■ Activity ■
An exact reproduction of the data below is the required answer.

--*--

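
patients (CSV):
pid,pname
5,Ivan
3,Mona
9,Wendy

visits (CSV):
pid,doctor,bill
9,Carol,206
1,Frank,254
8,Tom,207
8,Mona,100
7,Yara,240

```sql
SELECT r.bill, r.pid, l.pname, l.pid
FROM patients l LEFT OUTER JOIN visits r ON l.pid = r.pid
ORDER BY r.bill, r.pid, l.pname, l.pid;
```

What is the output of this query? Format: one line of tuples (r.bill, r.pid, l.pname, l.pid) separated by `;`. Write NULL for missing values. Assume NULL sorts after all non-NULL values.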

--*--

■ Completed exercise ■
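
patients (CSV):
pid,pname
5,Ivan
3,Mona
9,Wendy

visits (CSV):
pid,doctor,bill
9,Carol,206
1,Frank,254
8,Tom,207
8,Mona,100
7,Yara,240

```sql
SELECT r.bill, r.pid, l.pname, l.pid
FROM patients l LEFT OUTER JOIN visits r ON l.pid = r.pid
ORDER BY r.bill, r.pid, l.pname, l.pid;
```

What is the output of this query? Format: one line of tuples (r.bill, r.pid, l.pname, l.pid) separated by `;`. Write NULL for missing values. Assume NULL sorts after all non-NULL values.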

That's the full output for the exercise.